## PROBLEM TO WORK ON
Could you write out each entry exactly as it reads?

## INFORMATION
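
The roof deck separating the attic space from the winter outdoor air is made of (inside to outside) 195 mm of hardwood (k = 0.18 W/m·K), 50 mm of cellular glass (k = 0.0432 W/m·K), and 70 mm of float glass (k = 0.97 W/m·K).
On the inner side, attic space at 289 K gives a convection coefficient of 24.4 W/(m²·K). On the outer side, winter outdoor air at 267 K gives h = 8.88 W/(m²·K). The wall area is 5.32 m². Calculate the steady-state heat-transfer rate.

Treating each layer as a thermal resistance in series:
R_inner film = 1/(h_i·A) = 1/(24.4×5.32) = 0.007704 K/W
R_hardwood = L/(kA) = 0.195/(0.18×5.32) = 0.2036 K/W
R_cellular glass = L/(kA) = 0.05/(0.0432×5.32) = 0.2176 K/W
R_float glass = L/(kA) = 0.07/(0.97×5.32) = 0.01356 K/W
R_outer film = 1/(h_o·A) = 1/(8.88×5.32) = 0.02117 K/W
R_total = 0.4636 K/W
Q = ΔT / R_total = 22 / 0.4636

Q ≈ 47.5 W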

## SOLUTION TO THIS PROBLEM
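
The roof deck separating the attic space from the winter outdoor air is made of (inside to outside) 195 mm of hardwood (k = 0.18 W/m·K), 50 mm of cellular glass (k = 0.0432 W/m·K), and 70 mm of float glass (k = 0.97 W/m·K).
On the inner side, attic space at 289 K gives a convection coefficient of 24.4 W/(m²·K). On the outer side, winter outdoor air at 267 K gives h = 8.88 W/(m²·K). The wall area is 5.32 m². Calculate the steady-state heat-transfer rate.

Treating each layer as a thermal resistance in series:
R_inner film = 1/(h_i·A) = 1/(24.4×5.32) = 0.007704 K/W
R_hardwood = L/(kA) = 0.195/(0.18×5.32) = 0.2036 K/W
R_cellular glass = L/(kA) = 0.05/(0.0432×5.32) = 0.2176 K/W
R_float glass = L/(kA) = 0.07/(0.97×5.32) = 0.01356 K/W
R_outer film = 1/(h_o·A) = 1/(8.88×5.32) = 0.02117 K/W
R_total = 0.4636 K/W
Q = ΔT / R_total = 22 / 0.4636

Q ≈ 47.5 W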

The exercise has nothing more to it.